TASK REQUIREMENTS: Where the string "hours" appears in a line of the data, show that line.

EXTRACTED INFORMATION:
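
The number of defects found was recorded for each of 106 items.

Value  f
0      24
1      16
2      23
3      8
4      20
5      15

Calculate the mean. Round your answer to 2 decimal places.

Values: 0, 1, 2, 3, 4, 5
Σfx = 24×0 + 16×1 + 23×2 + 8×3 + 20×4 + 15×5 = 241
n = Σf = 106
Mean = 241 / 106 = 2.2736

2.27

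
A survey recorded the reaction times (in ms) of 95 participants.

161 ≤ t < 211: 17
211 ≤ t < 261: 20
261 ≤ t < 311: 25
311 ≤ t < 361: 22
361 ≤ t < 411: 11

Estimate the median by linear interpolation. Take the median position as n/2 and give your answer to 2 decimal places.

282.00

Cumulative frequencies: 17, 37, 62, 84, 95
n = 95; position = n/2 = 47.5.
This falls in the class 261 ≤ t < 311: L = 261, F = 37, f = 25, h = 50.
Median ≈ 261 + ((47.5 − 37) / 25) × 50 = 282.0000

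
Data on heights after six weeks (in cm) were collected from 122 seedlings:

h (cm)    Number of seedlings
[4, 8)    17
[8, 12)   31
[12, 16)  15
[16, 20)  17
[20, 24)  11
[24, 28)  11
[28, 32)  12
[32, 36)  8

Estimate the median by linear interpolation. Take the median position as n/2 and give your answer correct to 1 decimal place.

Cumulative frequencies: 17, 48, 63, 80, 91, 102, 114, 122
n = 122; position = n/2 = 61.
This falls in the class [12, 16): L = 12, F = 48, f = 15, h = 4.
Median ≈ 12 + ((61 − 48) / 15) × 4 = 15.4667

15.5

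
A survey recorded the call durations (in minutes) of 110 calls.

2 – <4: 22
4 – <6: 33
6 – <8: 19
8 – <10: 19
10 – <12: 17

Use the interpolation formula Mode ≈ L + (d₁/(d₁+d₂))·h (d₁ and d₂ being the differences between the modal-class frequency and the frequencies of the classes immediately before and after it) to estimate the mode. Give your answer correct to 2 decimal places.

Modal class: 4 – <6 (highest frequency 33).
d₁ = 33 − 22 = 11, d₂ = 33 − 19 = 14
Mode ≈ 4 + (11/(11+14)) × 2 = 4 + 0.8800 = 4.8800

4.88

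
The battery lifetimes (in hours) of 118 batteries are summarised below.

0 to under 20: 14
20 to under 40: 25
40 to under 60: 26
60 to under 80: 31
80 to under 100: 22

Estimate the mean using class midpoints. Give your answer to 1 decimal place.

53.7

Midpoints: 10, 30, 50, 70, 90
Σfm = 14×10 + 25×30 + 26×50 + 31×70 + 22×90 = 6340
n = Σf = 118
Mean = 6340 / 118 = 53.7288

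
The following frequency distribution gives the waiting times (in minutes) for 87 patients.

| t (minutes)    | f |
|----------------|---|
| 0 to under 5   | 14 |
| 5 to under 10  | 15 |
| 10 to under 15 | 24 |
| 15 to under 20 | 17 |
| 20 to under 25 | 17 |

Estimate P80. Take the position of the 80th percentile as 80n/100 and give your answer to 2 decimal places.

19.88

Cumulative frequencies: 14, 29, 53, 70, 87
n = 87; position = 80n/100 = 69.6.
This falls in the class 15 to under 20: L = 15, F = 53, f = 17, h = 5.
80th percentile ≈ 15 + ((69.6 − 53) / 17) × 5 = 19.8824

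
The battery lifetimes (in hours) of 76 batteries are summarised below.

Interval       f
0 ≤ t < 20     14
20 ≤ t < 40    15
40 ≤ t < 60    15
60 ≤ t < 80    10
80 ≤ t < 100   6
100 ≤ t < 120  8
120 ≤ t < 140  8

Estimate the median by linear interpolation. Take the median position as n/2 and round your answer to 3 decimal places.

52.000

Cumulative frequencies: 14, 29, 44, 54, 60, 68, 76
n = 76; position = n/2 = 38.
This falls in the class 40 ≤ t < 60: L = 40, F = 29, f = 15, h = 20.
Median ≈ 40 + ((38 − 29) / 15) × 20 = 52.0000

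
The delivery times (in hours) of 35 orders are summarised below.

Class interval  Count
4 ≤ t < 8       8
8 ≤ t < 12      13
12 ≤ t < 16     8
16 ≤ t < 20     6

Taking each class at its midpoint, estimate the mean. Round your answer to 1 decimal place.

Midpoints: 6, 10, 14, 18
Σfm = 8×6 + 13×10 + 8×14 + 6×18 = 398
n = Σf = 35
Mean = 398 / 35 = 11.3714

11.4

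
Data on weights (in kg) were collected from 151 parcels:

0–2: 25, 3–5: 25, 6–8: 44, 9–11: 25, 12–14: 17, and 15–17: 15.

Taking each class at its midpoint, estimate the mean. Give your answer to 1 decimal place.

7.6

Midpoints: 1, 4, 7, 10, 13, 16
Σfm = 25×1 + 25×4 + 44×7 + 25×10 + 17×13 + 15×16 = 1144
n = Σf = 151
Mean = 1144 / 151 = 7.5762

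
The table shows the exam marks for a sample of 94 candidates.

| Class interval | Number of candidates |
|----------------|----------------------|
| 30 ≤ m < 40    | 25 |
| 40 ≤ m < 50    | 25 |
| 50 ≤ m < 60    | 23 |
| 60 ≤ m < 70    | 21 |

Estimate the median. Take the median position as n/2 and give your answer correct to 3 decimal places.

Cumulative frequencies: 25, 50, 73, 94
n = 94; position = n/2 = 47.
This falls in the class 40 ≤ m < 50: L = 40, F = 25, f = 25, h = 10.
Median ≈ 40 + ((47 − 25) / 25) × 10 = 48.8000

48.800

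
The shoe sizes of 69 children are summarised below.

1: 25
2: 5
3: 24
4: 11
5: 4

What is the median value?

Cumulative frequencies: 25, 30, 54, 65, 69
n = 69, so the median is the value in position (n+1)/2 = 35.
Position 35 falls at value 3.

3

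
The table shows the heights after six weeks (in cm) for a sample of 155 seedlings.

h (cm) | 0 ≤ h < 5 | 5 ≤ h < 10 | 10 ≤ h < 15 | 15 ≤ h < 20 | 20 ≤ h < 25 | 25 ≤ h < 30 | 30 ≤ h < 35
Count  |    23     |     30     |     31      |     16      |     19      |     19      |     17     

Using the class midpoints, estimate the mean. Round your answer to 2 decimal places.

Midpoints: 2.5, 7.5, 12.5, 17.5, 22.5, 27.5, 32.5
Σfm = 23×2.5 + 30×7.5 + 31×12.5 + 16×17.5 + 19×22.5 + 19×27.5 + 17×32.5 = 2452.5
n = Σf = 155
Mean = 2452.5 / 155 = 15.8226

15.82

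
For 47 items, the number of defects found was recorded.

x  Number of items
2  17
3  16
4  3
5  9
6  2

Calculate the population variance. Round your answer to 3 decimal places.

1.529

Values: 2, 3, 4, 5, 6
n = 47, Σfx = 151, mean = 3.2128
Σfx² = 557
Σf(x − x̄)² = Σfx² − (Σfx)²/n = 557 − 151²/47 = 71.8723
Population variance = 71.8723 / 47 = 1.5292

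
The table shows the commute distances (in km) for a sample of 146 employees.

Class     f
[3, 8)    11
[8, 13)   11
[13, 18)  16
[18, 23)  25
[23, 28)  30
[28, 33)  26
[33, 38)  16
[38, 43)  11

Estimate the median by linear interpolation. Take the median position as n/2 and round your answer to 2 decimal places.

Cumulative frequencies: 11, 22, 38, 63, 93, 119, 135, 146
n = 146; position = n/2 = 73.
This falls in the class [23, 28): L = 23, F = 63, f = 30, h = 5.
Median ≈ 23 + ((73 − 63) / 30) × 5 = 24.6667

24.67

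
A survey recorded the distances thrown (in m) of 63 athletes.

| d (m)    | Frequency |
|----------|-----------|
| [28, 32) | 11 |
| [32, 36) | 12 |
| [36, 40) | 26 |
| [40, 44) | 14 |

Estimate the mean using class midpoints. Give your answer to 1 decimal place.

Midpoints: 30, 34, 38, 42
Σfm = 11×30 + 12×34 + 26×38 + 14×42 = 2314
n = Σf = 63
Mean = 2314 / 63 = 36.7302

36.7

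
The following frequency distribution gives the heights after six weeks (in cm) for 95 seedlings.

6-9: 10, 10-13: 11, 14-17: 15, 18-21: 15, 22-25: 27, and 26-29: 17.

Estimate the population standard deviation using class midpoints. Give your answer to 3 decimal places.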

RESULT OF THIS TASK:
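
The battery lifetimes (in hours) of 118 batteries are summarised below.
The battery lifetimes (in hours) of 76 batteries are summarised below.
The delivery times (in hours) of 35 orders are summarised below.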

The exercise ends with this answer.